▶ **Problem to work on**
An exact copy of every entry is the required answer.

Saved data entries
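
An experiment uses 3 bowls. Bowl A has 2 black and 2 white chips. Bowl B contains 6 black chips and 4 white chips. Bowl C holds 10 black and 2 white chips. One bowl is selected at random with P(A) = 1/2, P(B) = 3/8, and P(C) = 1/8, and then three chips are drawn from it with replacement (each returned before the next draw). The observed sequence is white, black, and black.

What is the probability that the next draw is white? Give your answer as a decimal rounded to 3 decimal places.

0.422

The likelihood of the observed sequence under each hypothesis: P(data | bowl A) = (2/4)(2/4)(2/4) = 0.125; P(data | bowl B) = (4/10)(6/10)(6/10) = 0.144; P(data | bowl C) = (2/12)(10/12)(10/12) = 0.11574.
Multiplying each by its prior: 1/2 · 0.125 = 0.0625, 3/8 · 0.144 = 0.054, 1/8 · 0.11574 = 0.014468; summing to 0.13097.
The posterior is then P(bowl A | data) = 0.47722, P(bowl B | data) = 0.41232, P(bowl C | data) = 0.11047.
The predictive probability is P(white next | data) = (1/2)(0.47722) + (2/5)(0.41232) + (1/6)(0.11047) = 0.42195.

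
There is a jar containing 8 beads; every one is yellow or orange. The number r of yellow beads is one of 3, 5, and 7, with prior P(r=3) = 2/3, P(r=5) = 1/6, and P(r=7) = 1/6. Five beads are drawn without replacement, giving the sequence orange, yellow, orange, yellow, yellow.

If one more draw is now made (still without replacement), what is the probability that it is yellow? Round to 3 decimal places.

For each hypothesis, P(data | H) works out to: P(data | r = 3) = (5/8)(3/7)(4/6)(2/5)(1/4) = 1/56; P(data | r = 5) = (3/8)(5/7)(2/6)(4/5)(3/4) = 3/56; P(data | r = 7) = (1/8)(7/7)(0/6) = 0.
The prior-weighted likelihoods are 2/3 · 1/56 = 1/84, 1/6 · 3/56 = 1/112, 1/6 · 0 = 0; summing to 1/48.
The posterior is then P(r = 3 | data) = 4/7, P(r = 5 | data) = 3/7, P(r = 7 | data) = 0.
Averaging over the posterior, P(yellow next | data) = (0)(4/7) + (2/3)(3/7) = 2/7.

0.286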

▶ **Task answer**
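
An experiment uses 3 bowls. Bowl A has 2 black and 2 white chips. Bowl B contains 6 black chips and 4 white chips. Bowl C holds 10 black and 2 white chips. One bowl is selected at random with P(A) = 1/2, P(B) = 3/8, and P(C) = 1/8, and then three chips are drawn from it with replacement (each returned before the next draw). The observed sequence is white, black, and black.

What is the probability that the next draw is white? Give your answer as a decimal rounded to 3 decimal places.

0.422

The likelihood of the observed sequence under each hypothesis: P(data | bowl A) = (2/4)(2/4)(2/4) = 0.125; P(data | bowl B) = (4/10)(6/10)(6/10) = 0.144; P(data | bowl C) = (2/12)(10/12)(10/12) = 0.11574.
Multiplying each by its prior: 1/2 · 0.125 = 0.0625, 3/8 · 0.144 = 0.054, 1/8 · 0.11574 = 0.014468; summing to 0.13097.
The posterior is then P(bowl A | data) = 0.47722, P(bowl B | data) = 0.41232, P(bowl C | data) = 0.11047.
The predictive probability is P(white next | data) = (1/2)(0.47722) + (2/5)(0.41232) + (1/6)(0.11047) = 0.42195.

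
There is a jar containing 8 beads; every one is yellow or orange. The number r of yellow beads is one of 3, 5, and 7, with prior P(r=3) = 2/3, P(r=5) = 1/6, and P(r=7) = 1/6. Five beads are drawn without replacement, giving the sequence orange, yellow, orange, yellow, yellow.

If one more draw is now made (still without replacement), what is the probability that it is yellow? Round to 3 decimal places.

For each hypothesis, P(data | H) works out to: P(data | r = 3) = (5/8)(3/7)(4/6)(2/5)(1/4) = 1/56; P(data | r = 5) = (3/8)(5/7)(2/6)(4/5)(3/4) = 3/56; P(data | r = 7) = (1/8)(7/7)(0/6) = 0.
The prior-weighted likelihoods are 2/3 · 1/56 = 1/84, 1/6 · 3/56 = 1/112, 1/6 · 0 = 0; summing to 1/48.
The posterior is then P(r = 3 | data) = 4/7, P(r = 5 | data) = 3/7, P(r = 7 | data) = 0.
Averaging over the posterior, P(yellow next | data) = (0)(4/7) + (2/3)(3/7) = 2/7.

0.286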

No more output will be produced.